**Task input**
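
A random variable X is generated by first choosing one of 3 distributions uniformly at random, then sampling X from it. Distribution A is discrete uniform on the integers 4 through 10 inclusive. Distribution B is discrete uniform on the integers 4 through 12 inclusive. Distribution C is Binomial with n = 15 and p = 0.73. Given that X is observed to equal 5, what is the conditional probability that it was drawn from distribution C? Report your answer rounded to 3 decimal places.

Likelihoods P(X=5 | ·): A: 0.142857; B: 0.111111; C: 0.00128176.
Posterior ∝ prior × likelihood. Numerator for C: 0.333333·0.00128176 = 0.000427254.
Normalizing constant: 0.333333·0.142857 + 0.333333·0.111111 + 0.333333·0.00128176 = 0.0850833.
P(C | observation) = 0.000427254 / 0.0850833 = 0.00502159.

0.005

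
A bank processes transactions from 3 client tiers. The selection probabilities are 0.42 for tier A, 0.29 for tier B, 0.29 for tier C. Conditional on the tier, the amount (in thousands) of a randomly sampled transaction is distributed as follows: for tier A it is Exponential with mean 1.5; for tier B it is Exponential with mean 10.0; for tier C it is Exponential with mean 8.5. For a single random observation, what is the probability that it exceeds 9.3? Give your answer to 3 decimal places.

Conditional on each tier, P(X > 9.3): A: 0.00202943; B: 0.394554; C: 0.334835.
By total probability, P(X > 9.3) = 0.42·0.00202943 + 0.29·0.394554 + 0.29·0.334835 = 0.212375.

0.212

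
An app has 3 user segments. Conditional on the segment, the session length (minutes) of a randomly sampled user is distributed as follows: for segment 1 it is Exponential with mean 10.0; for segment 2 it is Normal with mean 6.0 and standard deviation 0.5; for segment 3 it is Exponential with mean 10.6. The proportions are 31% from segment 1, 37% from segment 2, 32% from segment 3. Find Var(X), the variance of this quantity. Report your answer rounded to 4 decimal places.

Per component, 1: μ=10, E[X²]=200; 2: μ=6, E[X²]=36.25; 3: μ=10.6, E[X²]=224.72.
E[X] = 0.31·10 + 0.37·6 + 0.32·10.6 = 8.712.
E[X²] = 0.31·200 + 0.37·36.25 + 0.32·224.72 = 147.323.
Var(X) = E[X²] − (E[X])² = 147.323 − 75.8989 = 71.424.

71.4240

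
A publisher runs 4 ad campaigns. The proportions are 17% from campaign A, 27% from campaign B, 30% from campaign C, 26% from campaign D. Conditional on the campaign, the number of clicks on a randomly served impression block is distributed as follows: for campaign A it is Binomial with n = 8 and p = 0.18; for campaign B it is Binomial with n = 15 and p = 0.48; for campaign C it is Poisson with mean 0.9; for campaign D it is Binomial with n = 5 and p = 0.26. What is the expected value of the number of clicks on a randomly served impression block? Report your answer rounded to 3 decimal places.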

* * *

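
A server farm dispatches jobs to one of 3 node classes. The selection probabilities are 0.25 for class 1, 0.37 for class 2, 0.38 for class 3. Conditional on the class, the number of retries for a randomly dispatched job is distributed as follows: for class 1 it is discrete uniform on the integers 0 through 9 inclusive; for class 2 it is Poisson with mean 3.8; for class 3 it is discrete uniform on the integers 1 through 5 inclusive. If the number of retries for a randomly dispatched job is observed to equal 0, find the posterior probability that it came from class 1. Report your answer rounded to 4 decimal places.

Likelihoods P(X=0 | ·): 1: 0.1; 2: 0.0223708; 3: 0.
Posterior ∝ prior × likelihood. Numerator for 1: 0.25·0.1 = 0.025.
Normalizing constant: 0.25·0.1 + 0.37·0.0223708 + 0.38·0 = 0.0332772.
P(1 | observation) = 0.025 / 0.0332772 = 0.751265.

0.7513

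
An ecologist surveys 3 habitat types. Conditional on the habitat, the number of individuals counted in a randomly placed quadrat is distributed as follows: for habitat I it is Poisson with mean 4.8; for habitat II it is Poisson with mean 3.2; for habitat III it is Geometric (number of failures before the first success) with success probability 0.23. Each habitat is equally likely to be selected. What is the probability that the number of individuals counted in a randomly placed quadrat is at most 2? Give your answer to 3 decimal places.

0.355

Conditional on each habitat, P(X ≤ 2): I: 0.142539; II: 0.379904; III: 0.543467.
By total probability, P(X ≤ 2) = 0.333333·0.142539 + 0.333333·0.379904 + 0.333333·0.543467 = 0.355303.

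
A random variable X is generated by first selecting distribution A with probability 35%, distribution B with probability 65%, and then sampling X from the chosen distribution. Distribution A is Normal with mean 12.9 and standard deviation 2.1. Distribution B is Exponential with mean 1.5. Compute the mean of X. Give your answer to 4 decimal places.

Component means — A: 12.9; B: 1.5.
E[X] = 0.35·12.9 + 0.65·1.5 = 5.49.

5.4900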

---

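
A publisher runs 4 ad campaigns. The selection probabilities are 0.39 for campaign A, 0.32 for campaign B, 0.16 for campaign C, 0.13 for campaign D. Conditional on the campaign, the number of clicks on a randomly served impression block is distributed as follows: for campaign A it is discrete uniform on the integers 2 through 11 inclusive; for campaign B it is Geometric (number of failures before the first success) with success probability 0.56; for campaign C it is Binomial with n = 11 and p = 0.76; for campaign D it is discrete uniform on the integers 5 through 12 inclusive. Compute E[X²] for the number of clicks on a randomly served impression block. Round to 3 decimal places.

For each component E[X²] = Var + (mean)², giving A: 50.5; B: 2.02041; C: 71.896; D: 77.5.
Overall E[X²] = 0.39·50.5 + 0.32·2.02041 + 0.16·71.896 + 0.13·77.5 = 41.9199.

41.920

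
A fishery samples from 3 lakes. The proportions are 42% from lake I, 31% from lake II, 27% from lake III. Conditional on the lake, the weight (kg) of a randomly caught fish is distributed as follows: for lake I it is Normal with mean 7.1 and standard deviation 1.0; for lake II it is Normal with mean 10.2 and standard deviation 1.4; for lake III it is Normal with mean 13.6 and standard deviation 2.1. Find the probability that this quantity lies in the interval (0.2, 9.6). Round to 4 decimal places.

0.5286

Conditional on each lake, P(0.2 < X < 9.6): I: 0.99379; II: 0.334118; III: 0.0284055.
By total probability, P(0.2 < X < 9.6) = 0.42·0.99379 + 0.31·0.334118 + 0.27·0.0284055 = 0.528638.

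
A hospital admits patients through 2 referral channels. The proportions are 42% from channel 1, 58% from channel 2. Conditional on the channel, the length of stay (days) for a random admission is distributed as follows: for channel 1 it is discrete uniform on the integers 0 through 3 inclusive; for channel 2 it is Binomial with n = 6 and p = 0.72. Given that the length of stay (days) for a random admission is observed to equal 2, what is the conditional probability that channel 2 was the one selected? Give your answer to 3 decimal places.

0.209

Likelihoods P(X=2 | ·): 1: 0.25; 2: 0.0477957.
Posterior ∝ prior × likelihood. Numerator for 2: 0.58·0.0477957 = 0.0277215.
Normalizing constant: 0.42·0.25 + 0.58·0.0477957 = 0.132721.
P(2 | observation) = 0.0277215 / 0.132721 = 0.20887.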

**Directions**
Looking back over the data above, restate word for word the lines that begin at the line with "An app has 3" and end at the line with "A publisher runs 4 ad campaigns. The proportions", inclusive.

**Task result**
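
An app has 3 user segments. Conditional on the segment, the session length (minutes) of a randomly sampled user is distributed as follows: for segment 1 it is Exponential with mean 10.0; for segment 2 it is Normal with mean 6.0 and standard deviation 0.5; for segment 3 it is Exponential with mean 10.6. The proportions are 31% from segment 1, 37% from segment 2, 32% from segment 3. Find Var(X), the variance of this quantity. Report your answer rounded to 4 decimal places.

Per component, 1: μ=10, E[X²]=200; 2: μ=6, E[X²]=36.25; 3: μ=10.6, E[X²]=224.72.
E[X] = 0.31·10 + 0.37·6 + 0.32·10.6 = 8.712.
E[X²] = 0.31·200 + 0.37·36.25 + 0.32·224.72 = 147.323.
Var(X) = E[X²] − (E[X])² = 147.323 − 75.8989 = 71.424.

71.4240

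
A publisher runs 4 ad campaigns. The proportions are 17% from campaign A, 27% from campaign B, 30% from campaign C, 26% from campaign D. Conditional on the campaign, the number of clicks on a randomly served impression block is distributed as follows: for campaign A it is Binomial with n = 8 and p = 0.18; for campaign B it is Binomial with n = 15 and p = 0.48; for campaign C it is Poisson with mean 0.9; for campaign D it is Binomial with n = 5 and p = 0.26. What is the expected value of the number of clicks on a randomly served impression block? Report your answer rounded to 3 decimal places.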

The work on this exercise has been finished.